>>>>

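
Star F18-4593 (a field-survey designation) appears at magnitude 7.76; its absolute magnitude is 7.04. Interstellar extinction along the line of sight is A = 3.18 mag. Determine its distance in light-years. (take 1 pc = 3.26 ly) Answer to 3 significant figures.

m − M = 5 log₁₀(d/10 pc) + A  ⇒  7.76 − (7.04) − 3.18 = 5 log₁₀(d/10)
-2.460 = 5 log₁₀(d/10)
log₁₀ d = (m − M − A)/5 + 1 = 0.5080
d = 10^0.5080 = 3.221 pc
= 10.50 ly

d ≈ 10.5 ly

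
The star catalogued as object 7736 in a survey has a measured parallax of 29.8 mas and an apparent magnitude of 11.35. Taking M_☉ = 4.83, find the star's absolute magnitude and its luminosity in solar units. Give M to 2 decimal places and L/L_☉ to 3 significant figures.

M ≈ 8.72; L/L_☉ ≈ 0.0278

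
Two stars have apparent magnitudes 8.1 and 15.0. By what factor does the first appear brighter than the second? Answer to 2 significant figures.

580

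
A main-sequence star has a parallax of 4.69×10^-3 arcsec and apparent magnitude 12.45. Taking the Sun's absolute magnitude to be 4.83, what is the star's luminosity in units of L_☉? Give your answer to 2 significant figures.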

<<<<

INSTRUCTIONS TO FOLLOW
Extract every entry above as it appears.

RESPONSE BOX
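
Star F18-4593 (a field-survey designation) appears at magnitude 7.76; its absolute magnitude is 7.04. Interstellar extinction along the line of sight is A = 3.18 mag. Determine its distance in light-years. (take 1 pc = 3.26 ly) Answer to 3 significant figures.

m − M = 5 log₁₀(d/10 pc) + A  ⇒  7.76 − (7.04) − 3.18 = 5 log₁₀(d/10)
-2.460 = 5 log₁₀(d/10)
log₁₀ d = (m − M − A)/5 + 1 = 0.5080
d = 10^0.5080 = 3.221 pc
= 10.50 ly

d ≈ 10.5 ly

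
The star catalogued as object 7736 in a survey has a measured parallax of 29.8 mas and an apparent magnitude of 11.35. Taking M_☉ = 4.83, find the star's absolute magnitude and its luminosity in solar units. Give M to 2 decimal places and L/L_☉ to 3 significant figures.

M ≈ 8.72; L/L_☉ ≈ 0.0278

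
Two stars have apparent magnitudes 8.1 and 15.0. By what factor does the first appear brighter than the second? Answer to 2 significant figures.

580

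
A main-sequence star has a parallax of 4.69×10^-3 arcsec and apparent magnitude 12.45. Taking the Sun's absolute magnitude to be 4.83, what is the star's luminosity in units of L_☉? Give your answer to 2 significant figures.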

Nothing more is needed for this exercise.